What you have to do: Look through the data below for the line with "Benedikt acquired taxable", and transcribe it exactly together with each line after it up to and including the line with "Deerley District's ad". Give nothing else.

Records for the exercise:
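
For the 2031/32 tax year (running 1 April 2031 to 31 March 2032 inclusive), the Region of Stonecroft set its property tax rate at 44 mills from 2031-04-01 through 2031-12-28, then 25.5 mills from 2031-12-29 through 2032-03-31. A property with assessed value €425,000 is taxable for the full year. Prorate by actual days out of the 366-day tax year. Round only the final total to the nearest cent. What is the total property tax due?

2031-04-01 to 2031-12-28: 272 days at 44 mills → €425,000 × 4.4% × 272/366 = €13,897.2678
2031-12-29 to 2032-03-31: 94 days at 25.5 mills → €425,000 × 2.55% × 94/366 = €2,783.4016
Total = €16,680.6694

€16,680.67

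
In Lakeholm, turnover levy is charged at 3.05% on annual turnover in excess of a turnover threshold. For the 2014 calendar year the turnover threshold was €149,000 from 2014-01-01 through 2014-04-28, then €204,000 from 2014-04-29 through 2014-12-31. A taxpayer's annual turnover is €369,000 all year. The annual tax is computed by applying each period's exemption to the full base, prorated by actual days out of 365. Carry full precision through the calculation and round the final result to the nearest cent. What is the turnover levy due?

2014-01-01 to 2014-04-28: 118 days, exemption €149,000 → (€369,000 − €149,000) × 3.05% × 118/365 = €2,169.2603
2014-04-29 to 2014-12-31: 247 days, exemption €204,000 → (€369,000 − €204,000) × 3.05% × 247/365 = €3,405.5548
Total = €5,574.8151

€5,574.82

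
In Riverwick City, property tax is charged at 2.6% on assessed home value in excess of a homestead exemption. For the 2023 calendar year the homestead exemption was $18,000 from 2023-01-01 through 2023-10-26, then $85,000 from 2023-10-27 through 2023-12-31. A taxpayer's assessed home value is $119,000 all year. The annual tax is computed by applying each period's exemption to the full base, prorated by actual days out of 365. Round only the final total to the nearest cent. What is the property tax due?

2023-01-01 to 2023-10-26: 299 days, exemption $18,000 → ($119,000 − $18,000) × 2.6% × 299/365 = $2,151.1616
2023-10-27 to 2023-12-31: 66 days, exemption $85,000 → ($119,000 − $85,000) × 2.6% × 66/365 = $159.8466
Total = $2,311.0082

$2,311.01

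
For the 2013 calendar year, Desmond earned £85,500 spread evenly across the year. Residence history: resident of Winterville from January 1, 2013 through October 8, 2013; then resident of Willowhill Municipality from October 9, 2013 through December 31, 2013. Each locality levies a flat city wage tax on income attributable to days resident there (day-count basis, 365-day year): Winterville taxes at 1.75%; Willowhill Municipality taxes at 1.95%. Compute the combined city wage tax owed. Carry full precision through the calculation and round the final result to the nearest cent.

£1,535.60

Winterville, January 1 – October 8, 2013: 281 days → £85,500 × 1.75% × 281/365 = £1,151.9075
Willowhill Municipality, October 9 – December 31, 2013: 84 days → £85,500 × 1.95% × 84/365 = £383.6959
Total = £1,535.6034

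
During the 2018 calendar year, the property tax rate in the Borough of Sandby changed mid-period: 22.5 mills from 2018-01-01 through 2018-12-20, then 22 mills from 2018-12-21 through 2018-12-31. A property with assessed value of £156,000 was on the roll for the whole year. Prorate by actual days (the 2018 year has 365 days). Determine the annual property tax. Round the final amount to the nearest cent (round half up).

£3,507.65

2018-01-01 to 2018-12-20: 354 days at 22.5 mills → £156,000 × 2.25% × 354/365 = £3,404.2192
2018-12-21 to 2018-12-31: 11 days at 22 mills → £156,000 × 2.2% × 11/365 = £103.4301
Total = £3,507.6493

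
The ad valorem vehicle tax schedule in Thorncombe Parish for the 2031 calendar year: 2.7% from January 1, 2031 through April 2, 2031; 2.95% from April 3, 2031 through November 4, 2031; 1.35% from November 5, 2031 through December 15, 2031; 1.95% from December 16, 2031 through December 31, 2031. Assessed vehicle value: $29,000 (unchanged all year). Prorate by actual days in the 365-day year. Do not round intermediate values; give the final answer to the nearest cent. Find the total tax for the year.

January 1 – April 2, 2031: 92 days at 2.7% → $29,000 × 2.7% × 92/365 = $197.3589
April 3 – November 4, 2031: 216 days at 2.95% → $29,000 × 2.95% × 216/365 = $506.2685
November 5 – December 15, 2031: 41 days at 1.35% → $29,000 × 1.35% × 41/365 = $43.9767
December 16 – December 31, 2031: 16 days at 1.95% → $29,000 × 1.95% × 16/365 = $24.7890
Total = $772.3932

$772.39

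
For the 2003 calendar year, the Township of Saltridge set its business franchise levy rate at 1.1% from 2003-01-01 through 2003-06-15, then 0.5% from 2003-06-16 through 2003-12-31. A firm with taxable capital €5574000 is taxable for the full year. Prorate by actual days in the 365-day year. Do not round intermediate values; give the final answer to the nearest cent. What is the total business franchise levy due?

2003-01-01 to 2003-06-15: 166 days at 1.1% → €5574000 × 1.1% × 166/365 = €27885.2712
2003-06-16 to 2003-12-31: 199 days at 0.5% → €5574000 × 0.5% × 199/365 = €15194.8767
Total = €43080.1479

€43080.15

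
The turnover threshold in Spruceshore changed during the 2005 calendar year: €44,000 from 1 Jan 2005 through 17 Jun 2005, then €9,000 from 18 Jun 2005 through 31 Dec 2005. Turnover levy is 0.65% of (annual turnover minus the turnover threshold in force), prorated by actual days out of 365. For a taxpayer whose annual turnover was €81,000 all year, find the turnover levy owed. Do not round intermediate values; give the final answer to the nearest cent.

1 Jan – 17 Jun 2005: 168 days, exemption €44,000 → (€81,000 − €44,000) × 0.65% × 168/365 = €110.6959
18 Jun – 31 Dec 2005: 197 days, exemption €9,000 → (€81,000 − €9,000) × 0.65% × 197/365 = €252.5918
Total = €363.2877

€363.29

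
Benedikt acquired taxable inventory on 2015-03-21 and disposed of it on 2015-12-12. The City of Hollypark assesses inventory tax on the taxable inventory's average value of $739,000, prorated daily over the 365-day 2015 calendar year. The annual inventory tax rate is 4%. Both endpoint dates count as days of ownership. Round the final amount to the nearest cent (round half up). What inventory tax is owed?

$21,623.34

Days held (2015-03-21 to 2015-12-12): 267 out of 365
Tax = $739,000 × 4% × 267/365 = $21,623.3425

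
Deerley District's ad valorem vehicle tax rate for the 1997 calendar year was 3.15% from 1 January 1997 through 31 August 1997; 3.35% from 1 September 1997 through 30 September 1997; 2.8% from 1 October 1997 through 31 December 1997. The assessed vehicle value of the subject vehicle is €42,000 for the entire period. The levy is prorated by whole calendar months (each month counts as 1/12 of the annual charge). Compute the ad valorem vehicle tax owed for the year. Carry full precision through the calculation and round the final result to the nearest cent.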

* * *

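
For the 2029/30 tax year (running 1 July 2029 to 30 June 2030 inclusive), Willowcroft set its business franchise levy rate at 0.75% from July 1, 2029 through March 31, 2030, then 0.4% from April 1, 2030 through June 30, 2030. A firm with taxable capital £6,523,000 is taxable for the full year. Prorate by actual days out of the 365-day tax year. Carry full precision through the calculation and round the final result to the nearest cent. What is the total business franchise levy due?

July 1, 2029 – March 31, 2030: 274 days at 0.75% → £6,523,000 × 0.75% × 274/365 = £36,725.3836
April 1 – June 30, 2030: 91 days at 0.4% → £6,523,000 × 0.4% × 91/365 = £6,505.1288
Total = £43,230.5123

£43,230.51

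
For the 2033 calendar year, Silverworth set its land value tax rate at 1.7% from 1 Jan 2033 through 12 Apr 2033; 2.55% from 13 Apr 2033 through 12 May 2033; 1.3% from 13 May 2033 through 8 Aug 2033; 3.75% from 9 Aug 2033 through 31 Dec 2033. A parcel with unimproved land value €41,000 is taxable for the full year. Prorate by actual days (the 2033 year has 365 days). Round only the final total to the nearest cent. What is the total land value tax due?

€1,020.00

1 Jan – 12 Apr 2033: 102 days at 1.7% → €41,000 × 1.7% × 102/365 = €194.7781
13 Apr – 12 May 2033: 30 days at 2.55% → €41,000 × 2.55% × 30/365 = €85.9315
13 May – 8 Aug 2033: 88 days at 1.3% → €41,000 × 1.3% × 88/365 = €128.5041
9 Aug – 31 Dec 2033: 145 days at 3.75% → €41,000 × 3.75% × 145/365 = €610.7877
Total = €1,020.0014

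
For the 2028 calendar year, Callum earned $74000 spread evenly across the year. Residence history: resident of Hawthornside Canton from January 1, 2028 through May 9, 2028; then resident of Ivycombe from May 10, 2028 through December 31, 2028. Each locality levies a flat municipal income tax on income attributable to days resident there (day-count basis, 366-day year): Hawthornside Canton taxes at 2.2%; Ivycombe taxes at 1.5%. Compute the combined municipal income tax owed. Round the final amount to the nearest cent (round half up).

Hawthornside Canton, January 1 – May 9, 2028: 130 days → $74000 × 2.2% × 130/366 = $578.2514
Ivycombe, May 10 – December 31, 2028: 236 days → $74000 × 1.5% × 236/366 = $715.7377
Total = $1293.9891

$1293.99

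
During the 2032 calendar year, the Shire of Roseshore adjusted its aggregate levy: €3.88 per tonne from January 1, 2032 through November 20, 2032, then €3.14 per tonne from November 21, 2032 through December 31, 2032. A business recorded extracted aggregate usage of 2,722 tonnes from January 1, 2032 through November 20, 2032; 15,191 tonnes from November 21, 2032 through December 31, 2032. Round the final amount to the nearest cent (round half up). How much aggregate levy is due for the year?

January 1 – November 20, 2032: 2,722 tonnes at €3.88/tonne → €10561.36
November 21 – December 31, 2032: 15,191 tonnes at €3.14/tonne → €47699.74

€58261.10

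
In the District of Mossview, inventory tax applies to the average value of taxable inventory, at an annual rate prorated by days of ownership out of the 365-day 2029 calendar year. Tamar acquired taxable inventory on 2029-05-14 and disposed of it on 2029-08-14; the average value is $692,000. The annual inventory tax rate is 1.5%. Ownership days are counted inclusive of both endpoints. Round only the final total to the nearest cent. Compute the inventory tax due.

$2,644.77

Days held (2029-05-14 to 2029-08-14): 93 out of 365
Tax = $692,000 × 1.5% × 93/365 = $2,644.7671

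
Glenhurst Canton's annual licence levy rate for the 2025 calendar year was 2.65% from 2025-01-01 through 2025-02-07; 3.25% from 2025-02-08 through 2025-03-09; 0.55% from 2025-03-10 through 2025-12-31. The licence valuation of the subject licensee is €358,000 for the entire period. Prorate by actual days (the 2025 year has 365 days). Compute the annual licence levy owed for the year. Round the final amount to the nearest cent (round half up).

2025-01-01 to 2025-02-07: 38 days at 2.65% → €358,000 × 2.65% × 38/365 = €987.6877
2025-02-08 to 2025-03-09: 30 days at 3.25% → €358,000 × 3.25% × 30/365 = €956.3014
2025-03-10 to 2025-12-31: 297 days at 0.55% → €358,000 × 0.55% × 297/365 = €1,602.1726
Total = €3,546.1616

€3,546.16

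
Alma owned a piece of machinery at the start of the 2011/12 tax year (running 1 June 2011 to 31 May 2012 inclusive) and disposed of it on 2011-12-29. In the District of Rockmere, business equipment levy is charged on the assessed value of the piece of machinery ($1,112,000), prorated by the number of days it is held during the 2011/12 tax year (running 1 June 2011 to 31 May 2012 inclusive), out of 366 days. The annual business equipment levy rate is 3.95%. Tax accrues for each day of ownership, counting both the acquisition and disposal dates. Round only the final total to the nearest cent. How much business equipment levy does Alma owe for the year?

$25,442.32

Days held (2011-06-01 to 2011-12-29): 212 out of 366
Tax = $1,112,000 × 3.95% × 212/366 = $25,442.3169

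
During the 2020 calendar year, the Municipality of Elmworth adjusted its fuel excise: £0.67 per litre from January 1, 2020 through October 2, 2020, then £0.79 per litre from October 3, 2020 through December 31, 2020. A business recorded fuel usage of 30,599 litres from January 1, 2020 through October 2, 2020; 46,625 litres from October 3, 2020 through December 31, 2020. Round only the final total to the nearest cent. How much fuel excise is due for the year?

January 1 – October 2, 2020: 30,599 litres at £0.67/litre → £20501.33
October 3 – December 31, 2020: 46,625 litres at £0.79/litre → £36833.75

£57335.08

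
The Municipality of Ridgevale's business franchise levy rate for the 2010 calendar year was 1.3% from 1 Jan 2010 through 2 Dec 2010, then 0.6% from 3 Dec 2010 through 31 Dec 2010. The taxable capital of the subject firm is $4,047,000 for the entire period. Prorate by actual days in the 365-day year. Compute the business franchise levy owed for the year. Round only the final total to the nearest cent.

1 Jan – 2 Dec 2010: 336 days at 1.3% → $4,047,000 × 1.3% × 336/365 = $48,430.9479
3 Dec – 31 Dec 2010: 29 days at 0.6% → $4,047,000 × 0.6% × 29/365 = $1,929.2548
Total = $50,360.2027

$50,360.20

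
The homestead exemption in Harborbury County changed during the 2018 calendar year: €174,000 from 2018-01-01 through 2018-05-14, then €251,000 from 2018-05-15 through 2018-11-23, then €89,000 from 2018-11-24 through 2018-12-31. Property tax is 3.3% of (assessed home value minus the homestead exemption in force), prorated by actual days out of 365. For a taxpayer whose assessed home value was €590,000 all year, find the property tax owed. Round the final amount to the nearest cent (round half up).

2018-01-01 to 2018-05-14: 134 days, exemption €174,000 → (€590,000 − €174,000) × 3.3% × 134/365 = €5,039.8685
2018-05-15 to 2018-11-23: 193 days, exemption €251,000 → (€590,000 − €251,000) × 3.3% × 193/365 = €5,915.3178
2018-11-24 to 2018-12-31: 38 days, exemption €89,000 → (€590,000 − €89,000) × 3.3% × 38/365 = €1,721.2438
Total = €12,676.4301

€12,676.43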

Response to this exercise:
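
Benedikt acquired taxable inventory on 2015-03-21 and disposed of it on 2015-12-12. The City of Hollypark assesses inventory tax on the taxable inventory's average value of $739,000, prorated daily over the 365-day 2015 calendar year. The annual inventory tax rate is 4%. Both endpoint dates count as days of ownership. Round the final amount to the nearest cent (round half up). What inventory tax is owed?

$21,623.34

Days held (2015-03-21 to 2015-12-12): 267 out of 365
Tax = $739,000 × 4% × 267/365 = $21,623.3425

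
Deerley District's ad valorem vehicle tax rate for the 1997 calendar year was 3.15% from 1 January 1997 through 31 August 1997; 3.35% from 1 September 1997 through 30 September 1997; 2.8% from 1 October 1997 through 31 December 1997. The assessed vehicle value of the subject vehicle is €42,000 for the entire period. The levy is prorated by whole calendar months (each month counts as 1/12 of the annual charge). Compute the ad valorem vehicle tax owed for the year. Carry full precision through the calculation and round the final result to the nearest cent.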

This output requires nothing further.